▶ [WHAT YOU WILL DO]:
Extract from the listing each line in which the word "rows" appears.

-- EXTRACTED MATERIAL follows --

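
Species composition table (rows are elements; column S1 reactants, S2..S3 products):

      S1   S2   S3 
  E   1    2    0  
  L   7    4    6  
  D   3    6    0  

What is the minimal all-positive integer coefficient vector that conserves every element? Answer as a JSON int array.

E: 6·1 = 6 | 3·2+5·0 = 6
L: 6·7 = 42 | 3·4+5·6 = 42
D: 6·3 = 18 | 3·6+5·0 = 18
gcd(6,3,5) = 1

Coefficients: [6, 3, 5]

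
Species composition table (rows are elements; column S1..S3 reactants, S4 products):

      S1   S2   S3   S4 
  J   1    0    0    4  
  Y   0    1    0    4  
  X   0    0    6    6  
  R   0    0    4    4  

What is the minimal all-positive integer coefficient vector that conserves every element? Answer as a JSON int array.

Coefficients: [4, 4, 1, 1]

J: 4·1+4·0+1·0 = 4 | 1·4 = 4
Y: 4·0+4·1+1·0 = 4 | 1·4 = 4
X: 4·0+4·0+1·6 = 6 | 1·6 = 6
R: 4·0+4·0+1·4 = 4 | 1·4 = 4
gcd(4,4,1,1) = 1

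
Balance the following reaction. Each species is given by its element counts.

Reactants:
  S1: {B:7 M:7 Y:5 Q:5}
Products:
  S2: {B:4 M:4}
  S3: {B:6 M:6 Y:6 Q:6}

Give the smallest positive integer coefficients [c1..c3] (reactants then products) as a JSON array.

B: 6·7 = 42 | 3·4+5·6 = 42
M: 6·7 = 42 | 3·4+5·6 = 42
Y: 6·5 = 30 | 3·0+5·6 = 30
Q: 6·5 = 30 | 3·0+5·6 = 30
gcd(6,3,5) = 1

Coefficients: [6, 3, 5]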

-- EXTRACTED MATERIAL concluded --
-- EXTRACTED MATERIAL follows --

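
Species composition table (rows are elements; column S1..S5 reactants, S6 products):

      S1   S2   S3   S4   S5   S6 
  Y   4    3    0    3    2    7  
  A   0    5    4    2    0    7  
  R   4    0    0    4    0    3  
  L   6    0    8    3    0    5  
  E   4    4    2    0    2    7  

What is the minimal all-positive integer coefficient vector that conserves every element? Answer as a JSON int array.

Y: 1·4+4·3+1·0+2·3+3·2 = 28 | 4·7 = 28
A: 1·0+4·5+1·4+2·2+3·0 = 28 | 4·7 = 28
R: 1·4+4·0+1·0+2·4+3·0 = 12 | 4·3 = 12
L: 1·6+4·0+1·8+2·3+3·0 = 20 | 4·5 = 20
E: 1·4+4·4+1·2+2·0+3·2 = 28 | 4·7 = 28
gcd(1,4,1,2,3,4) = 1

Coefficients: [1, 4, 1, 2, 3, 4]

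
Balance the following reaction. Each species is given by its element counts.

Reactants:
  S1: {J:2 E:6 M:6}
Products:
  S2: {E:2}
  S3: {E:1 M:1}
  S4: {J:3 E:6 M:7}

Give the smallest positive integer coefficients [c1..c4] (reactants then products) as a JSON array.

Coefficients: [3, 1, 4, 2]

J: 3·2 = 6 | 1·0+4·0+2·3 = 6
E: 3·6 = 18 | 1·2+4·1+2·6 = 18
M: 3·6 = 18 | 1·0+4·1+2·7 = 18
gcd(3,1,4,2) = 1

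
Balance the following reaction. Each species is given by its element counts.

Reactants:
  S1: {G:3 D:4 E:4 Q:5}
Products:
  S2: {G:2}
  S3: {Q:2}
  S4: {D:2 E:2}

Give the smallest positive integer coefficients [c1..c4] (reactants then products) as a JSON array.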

-- EXTRACTED MATERIAL concluded --
-- EXTRACTED MATERIAL follows --

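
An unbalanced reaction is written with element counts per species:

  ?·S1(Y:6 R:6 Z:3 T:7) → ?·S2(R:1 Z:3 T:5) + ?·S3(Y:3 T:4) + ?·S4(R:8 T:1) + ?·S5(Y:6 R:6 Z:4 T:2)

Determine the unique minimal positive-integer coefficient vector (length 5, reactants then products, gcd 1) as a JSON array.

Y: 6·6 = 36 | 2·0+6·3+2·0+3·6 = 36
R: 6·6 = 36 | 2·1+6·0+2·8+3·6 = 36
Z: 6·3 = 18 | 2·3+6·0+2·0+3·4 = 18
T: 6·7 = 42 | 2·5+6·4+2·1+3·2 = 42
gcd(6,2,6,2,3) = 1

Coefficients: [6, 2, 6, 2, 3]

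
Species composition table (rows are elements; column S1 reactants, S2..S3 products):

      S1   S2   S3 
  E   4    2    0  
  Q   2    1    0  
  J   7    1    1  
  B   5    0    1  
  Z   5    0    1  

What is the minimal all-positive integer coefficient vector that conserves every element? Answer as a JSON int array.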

-- EXTRACTED MATERIAL concluded --

▶ [RESPONSE TO THE EXERCISE]:
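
Species composition table (rows are elements; column S1 reactants, S2..S3 products):
Species composition table (rows are elements; column S1..S3 reactants, S4 products):
Species composition table (rows are elements; column S1..S5 reactants, S6 products):
Species composition table (rows are elements; column S1 reactants, S2..S3 products):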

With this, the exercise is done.